INSTRUCTIONS FOR THE TASK.
Check each line of the entries below for the word "Medium" and state only how many lines have it.

Top of EXCERPTED RECORDS

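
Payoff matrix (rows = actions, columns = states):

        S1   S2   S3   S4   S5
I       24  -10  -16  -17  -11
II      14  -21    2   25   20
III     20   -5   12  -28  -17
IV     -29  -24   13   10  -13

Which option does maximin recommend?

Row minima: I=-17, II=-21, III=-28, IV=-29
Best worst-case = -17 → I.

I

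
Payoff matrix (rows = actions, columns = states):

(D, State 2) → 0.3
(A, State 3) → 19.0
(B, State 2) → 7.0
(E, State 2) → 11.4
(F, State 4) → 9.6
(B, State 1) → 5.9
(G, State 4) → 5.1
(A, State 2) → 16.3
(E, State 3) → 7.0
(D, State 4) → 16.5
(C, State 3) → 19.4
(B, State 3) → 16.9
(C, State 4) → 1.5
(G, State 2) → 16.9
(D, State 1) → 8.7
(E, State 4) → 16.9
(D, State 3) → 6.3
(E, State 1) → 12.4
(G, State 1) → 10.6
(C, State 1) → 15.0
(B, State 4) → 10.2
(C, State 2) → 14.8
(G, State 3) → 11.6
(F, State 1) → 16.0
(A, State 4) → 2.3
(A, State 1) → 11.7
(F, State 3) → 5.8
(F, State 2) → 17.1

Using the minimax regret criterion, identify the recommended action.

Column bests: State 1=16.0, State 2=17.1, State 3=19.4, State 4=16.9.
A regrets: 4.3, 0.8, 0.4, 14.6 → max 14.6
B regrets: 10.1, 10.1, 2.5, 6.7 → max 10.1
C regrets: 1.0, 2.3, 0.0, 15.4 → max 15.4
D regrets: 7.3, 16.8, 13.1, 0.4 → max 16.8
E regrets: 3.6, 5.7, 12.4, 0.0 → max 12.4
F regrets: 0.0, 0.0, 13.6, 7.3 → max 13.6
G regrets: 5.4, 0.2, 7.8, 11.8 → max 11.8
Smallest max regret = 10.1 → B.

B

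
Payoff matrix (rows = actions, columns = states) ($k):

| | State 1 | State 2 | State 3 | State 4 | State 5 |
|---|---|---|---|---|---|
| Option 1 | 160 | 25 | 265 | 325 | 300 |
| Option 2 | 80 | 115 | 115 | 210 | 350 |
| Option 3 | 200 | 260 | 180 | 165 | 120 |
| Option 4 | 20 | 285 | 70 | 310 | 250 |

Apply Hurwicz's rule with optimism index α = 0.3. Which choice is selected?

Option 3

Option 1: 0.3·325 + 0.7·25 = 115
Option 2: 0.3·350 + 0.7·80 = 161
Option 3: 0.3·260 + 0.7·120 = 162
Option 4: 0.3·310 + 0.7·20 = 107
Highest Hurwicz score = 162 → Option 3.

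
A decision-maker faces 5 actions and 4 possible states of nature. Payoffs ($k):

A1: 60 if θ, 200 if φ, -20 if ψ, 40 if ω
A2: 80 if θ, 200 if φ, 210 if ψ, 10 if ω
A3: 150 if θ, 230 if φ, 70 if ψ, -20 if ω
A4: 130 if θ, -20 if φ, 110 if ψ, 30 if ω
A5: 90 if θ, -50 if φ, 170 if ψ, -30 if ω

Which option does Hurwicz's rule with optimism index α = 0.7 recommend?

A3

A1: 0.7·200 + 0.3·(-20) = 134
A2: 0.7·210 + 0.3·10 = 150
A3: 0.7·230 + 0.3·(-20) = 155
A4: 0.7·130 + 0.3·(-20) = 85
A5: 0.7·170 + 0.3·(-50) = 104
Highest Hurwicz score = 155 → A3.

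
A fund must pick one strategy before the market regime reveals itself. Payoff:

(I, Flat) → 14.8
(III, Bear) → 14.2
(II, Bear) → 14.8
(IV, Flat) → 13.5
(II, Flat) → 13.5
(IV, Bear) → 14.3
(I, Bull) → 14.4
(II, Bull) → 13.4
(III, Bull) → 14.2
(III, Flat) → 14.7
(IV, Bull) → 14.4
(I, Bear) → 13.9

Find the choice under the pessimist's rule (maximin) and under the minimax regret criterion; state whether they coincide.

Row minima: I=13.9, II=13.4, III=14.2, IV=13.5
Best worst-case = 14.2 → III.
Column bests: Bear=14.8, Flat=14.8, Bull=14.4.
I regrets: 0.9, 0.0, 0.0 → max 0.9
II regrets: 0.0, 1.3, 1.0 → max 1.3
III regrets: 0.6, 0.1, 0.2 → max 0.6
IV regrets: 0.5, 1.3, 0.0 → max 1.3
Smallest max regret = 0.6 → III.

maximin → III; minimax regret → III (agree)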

Bottom of EXCERPTED RECORDS
Top of EXCERPTED RECORDS

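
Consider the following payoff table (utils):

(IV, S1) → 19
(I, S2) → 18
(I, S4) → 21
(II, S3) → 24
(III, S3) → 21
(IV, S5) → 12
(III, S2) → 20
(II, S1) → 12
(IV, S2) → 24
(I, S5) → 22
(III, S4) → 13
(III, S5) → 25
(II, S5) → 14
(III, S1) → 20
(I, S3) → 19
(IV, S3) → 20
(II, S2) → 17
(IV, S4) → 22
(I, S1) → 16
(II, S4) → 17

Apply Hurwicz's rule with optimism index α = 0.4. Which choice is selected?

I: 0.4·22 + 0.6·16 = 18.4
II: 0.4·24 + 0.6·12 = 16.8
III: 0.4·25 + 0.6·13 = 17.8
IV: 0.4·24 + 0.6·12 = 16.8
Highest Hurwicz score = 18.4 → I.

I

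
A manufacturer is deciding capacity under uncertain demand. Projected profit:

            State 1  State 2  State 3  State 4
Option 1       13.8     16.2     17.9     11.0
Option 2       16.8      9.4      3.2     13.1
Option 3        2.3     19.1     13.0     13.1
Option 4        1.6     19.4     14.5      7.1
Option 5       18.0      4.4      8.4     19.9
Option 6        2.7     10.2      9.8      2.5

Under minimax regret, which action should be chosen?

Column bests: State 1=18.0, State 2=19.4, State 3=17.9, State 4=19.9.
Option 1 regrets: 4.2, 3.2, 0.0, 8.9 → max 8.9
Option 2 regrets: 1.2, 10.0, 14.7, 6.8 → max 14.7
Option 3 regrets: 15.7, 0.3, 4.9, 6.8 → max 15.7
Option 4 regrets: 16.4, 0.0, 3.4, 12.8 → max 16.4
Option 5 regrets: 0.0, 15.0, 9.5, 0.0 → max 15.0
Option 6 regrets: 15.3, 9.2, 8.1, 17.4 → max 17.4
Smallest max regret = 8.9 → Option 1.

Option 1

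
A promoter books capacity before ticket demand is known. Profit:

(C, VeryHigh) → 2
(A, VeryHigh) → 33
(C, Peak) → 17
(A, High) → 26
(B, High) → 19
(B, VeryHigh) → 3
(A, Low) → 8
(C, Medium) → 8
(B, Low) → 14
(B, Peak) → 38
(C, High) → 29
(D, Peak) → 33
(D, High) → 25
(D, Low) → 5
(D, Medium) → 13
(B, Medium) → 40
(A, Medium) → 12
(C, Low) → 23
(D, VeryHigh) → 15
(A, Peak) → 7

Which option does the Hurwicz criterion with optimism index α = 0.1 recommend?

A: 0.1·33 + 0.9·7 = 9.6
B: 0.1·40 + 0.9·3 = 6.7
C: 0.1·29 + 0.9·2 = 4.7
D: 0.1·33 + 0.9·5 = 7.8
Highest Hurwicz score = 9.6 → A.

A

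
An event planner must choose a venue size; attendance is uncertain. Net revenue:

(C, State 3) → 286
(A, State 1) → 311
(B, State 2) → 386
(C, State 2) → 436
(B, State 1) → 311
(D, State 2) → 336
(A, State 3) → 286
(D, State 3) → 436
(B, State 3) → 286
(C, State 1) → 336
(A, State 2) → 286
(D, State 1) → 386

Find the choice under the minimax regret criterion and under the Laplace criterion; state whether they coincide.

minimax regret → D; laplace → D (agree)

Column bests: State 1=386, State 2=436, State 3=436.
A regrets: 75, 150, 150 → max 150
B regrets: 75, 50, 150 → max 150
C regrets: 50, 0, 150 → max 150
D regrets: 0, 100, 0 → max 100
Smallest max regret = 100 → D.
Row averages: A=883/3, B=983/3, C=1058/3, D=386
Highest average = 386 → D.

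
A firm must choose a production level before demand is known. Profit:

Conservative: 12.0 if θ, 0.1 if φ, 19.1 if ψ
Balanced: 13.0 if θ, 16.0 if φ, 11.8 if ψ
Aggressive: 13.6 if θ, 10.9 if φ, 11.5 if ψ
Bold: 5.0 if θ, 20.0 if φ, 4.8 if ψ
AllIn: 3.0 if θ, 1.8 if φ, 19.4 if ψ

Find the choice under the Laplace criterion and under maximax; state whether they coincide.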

Bottom of EXCERPTED RECORDS

TASK RESULT.
4